### [Exercise prompt]
Whenever the string "moderate" appears in a line below, please copy the line out.

== Dataset records

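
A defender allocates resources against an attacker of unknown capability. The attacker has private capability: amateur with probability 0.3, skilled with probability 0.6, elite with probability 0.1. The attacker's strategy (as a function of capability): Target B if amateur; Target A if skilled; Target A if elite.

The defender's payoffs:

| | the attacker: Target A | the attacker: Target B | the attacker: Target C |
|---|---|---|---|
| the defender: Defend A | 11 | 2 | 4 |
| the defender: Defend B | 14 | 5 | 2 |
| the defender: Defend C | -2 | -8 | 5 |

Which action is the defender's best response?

E[Defend A] = 0.3·(2) + 0.6·(11) + 0.1·(11) = 8.3
E[Defend B] = 0.3·(5) + 0.6·(14) + 0.1·(14) = 11.3
E[Defend C] = 0.3·(-8) + 0.6·(-2) + 0.1·(-2) = -3.8
Best response: Defend B (11.3 is the largest).

Defend B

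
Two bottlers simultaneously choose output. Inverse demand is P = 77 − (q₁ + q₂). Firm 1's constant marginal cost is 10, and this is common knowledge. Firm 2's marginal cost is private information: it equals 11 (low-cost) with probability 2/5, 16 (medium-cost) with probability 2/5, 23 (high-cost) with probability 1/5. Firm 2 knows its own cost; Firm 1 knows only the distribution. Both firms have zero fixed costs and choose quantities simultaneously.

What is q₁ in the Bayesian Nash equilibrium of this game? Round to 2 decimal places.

24.13

Firm 2 with cost c maximizes (77 − (q₁+q₂) − c)·q₂, giving q₂(c) = (77 − c − q₁)/2.
E[c₂] = 2/5·11 + 2/5·16 + 1/5·23 = 15.4
Firm 1's FOC against E[q₂] yields q₁ = (77 − 2·10 + E[c₂])/3 = (77 − 20 + 15.4)/3 = 24.1333.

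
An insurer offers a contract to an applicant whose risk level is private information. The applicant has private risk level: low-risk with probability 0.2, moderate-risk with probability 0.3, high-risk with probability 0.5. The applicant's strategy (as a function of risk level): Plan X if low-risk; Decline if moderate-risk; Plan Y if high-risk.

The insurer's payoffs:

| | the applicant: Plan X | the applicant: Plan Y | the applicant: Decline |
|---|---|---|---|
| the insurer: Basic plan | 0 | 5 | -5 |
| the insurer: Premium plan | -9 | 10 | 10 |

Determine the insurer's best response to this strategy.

Premium plan

E[Basic plan] = 0.2·(0) + 0.3·(-5) + 0.5·(5) = 1
E[Premium plan] = 0.2·(-9) + 0.3·(10) + 0.5·(10) = 6.2
Best response: Premium plan (6.2 is the largest).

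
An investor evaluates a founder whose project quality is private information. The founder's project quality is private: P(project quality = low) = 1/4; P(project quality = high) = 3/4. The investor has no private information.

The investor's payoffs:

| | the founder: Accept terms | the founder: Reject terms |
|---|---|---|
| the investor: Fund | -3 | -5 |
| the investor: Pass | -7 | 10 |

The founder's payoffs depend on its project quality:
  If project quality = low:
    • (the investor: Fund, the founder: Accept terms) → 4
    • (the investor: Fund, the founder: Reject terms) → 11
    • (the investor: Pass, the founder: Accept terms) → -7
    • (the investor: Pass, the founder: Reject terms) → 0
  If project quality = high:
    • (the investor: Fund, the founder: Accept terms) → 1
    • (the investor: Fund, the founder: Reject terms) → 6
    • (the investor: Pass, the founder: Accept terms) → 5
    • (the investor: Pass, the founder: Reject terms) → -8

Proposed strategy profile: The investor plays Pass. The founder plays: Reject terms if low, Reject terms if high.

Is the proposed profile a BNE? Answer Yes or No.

The investor plays Pass: E[Pass] = 1/4·(10) + 3/4·(10) = 10; E[Fund] = -5. Best-responding. ✓
The founder (project quality low), facing Pass: Accept terms gives -7, Reject terms gives 0. Proposed Reject terms is best. ✓
The founder (project quality high), facing Pass: Accept terms gives 5, Reject terms gives -8. Proposed Reject terms is not best — profitable deviation exists. ✗

No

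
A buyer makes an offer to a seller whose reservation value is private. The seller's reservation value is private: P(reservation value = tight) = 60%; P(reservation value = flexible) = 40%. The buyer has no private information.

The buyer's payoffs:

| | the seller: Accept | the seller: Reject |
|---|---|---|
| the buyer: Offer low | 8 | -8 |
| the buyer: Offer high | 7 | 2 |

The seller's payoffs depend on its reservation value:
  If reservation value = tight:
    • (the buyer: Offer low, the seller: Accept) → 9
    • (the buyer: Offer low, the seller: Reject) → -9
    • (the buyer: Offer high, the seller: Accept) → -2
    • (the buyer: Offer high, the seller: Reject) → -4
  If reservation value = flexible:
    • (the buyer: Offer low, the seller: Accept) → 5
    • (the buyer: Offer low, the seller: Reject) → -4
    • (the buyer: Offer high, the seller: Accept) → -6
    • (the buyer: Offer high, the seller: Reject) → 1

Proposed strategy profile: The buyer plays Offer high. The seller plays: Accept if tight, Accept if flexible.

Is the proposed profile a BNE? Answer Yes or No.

No

The buyer plays Offer high: E[Offer high] = 0.6·(7) + 0.4·(7) = 7; E[Offer low] = 8. Not best-responding. ✗
The seller (reservation value tight), facing Offer high: Accept gives -2, Reject gives -4. Proposed Accept is best. ✓
The seller (reservation value flexible), facing Offer high: Accept gives -6, Reject gives 1. Proposed Accept is not best — profitable deviation exists. ✗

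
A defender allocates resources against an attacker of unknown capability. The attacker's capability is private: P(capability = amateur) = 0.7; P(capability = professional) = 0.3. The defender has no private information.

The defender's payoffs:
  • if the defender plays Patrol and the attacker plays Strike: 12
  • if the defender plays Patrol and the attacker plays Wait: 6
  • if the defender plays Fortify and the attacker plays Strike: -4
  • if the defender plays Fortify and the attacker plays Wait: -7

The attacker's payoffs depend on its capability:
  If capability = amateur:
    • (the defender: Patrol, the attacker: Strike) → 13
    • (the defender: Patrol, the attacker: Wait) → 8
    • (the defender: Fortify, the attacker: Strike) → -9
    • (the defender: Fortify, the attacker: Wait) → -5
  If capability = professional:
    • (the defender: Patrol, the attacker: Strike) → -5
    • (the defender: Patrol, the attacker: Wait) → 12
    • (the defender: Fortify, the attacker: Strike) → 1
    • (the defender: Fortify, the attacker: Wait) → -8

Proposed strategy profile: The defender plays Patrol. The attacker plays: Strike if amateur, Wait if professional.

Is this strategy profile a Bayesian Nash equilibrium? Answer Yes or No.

Yes

The defender plays Patrol: E[Patrol] = 0.7·(12) + 0.3·(6) = 10.2; E[Fortify] = -4.9. Best-responding. ✓
The attacker (capability amateur), facing Patrol: Strike gives 13, Wait gives 8. Proposed Strike is best. ✓
The attacker (capability professional), facing Patrol: Strike gives -5, Wait gives 12. Proposed Wait is best. ✓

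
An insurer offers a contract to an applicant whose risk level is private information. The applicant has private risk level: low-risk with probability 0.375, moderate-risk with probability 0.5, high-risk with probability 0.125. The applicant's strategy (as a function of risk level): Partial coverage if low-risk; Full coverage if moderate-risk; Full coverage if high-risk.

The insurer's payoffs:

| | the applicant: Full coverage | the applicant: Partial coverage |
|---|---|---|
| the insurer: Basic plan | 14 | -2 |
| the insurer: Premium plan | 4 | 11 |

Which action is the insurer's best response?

Basic plan

E[Basic plan] = 0.375·(-2) + 0.5·(14) + 0.125·(14) = 8
E[Premium plan] = 0.375·(11) + 0.5·(4) + 0.125·(4) = 6.625
Best response: Basic plan (8 is the largest).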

====

### [Output of the exercise]
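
An insurer offers a contract to an applicant whose risk level is private information. The applicant has private risk level: low-risk with probability 0.2, moderate-risk with probability 0.3, high-risk with probability 0.5. The applicant's strategy (as a function of risk level): Plan X if low-risk; Decline if moderate-risk; Plan Y if high-risk.
An insurer offers a contract to an applicant whose risk level is private information. The applicant has private risk level: low-risk with probability 0.375, moderate-risk with probability 0.5, high-risk with probability 0.125. The applicant's strategy (as a function of risk level): Partial coverage if low-risk; Full coverage if moderate-risk; Full coverage if high-risk.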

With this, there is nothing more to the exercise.